Stored data |
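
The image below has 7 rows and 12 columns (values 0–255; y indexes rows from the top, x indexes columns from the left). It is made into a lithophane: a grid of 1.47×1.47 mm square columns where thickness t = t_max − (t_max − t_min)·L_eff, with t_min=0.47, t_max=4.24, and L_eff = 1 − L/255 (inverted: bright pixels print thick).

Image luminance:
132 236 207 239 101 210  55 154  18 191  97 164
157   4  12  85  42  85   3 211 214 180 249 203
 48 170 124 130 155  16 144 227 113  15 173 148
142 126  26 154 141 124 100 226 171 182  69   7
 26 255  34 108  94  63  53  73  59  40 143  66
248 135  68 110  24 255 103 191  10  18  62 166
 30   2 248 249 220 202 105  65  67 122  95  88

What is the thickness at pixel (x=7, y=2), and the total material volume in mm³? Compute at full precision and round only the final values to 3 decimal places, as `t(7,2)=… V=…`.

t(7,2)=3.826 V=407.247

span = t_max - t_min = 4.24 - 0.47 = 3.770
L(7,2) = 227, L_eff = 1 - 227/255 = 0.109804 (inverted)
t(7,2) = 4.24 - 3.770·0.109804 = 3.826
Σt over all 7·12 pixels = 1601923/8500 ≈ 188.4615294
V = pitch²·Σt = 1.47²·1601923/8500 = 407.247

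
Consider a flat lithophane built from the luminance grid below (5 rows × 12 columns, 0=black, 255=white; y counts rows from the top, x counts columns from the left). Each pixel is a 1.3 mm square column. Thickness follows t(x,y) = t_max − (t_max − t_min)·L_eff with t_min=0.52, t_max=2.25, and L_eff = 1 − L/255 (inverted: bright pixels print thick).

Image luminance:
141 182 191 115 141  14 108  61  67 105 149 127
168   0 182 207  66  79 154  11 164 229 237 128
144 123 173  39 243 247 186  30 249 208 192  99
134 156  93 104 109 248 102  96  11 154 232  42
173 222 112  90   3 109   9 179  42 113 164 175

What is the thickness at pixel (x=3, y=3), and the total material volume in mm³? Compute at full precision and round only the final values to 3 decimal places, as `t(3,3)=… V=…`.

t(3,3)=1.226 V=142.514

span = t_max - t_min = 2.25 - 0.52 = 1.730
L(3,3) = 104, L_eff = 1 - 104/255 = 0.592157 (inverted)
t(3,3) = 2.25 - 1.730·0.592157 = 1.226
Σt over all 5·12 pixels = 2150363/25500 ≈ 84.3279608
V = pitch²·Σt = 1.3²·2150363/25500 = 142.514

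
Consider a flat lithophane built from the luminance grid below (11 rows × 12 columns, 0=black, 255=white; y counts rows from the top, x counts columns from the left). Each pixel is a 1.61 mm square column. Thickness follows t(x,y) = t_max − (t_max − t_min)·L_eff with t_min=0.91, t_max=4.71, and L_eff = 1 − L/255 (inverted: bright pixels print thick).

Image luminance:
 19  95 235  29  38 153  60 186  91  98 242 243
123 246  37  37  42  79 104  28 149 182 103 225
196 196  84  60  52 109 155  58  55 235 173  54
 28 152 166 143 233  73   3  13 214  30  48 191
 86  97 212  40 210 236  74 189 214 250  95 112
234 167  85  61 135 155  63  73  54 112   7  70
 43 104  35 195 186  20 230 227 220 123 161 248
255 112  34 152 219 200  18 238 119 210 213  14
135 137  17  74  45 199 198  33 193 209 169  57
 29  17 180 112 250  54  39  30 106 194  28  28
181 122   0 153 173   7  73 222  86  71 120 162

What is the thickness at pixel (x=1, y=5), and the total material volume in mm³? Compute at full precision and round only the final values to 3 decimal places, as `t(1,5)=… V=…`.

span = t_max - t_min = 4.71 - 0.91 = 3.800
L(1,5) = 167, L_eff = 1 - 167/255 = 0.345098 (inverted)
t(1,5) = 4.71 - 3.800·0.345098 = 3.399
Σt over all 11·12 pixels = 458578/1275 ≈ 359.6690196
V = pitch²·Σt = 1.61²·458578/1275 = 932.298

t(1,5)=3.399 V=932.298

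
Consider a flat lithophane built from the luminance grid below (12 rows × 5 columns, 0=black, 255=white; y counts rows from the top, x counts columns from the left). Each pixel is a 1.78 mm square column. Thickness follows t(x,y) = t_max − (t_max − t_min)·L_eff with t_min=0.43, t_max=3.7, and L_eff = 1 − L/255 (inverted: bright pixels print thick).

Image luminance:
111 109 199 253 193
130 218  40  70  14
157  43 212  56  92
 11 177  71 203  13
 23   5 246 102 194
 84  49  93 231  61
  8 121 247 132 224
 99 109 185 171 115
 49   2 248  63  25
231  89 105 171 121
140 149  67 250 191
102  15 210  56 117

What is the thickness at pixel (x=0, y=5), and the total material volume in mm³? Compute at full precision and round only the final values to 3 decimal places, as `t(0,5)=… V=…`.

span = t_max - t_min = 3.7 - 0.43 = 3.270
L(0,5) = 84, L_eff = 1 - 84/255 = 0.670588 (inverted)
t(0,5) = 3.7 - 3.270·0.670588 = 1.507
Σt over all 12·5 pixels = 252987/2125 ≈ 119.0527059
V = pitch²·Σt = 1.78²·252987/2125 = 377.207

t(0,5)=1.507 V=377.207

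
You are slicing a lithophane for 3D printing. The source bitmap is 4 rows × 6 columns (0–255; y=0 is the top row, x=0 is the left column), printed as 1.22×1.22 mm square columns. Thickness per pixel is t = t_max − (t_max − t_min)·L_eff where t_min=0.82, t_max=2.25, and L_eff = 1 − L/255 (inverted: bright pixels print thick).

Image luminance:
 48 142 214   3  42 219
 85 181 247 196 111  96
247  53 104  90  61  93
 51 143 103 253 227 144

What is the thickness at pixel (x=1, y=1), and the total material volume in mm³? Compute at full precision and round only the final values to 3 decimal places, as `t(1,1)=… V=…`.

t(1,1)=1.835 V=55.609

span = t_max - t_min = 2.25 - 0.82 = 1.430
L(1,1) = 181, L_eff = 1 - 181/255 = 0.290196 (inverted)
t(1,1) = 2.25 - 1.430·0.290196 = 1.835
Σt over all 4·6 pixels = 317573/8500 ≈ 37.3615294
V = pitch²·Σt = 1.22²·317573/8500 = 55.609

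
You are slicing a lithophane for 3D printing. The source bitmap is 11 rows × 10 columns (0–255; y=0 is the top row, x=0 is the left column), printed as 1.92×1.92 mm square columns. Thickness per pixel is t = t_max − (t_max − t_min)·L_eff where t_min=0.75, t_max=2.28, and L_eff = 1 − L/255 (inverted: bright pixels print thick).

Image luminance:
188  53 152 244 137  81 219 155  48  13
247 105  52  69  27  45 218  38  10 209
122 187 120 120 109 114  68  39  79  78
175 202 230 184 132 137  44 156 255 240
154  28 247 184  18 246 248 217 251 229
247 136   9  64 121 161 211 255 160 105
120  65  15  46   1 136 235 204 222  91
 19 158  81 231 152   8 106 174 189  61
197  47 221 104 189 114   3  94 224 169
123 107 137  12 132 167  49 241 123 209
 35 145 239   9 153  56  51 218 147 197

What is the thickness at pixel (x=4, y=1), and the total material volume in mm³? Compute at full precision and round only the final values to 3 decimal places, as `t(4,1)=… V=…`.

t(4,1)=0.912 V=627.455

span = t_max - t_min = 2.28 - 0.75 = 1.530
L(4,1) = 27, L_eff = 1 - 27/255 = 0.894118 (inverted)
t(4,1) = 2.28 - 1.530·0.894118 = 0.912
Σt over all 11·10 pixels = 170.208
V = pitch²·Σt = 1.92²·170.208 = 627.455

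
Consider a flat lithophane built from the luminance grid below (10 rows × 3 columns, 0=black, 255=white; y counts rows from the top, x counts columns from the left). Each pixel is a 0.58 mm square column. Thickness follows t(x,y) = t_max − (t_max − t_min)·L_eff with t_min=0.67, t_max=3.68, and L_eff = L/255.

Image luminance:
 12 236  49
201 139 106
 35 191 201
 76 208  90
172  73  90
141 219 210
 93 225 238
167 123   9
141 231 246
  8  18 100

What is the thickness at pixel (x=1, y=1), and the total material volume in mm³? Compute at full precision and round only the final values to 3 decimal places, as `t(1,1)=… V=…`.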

Task statement | Only the lines above from the line with "152 244 137" to the line with "218 147 197", those two lines included, should be reproduced exactly.

Response to this task |
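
188  53 152 244 137  81 219 155  48  13
247 105  52  69  27  45 218  38  10 209
122 187 120 120 109 114  68  39  79  78
175 202 230 184 132 137  44 156 255 240
154  28 247 184  18 246 248 217 251 229
247 136   9  64 121 161 211 255 160 105
120  65  15  46   1 136 235 204 222  91
 19 158  81 231 152   8 106 174 189  61
197  47 221 104 189 114   3  94 224 169
123 107 137  12 132 167  49 241 123 209
 35 145 239   9 153  56  51 218 147 197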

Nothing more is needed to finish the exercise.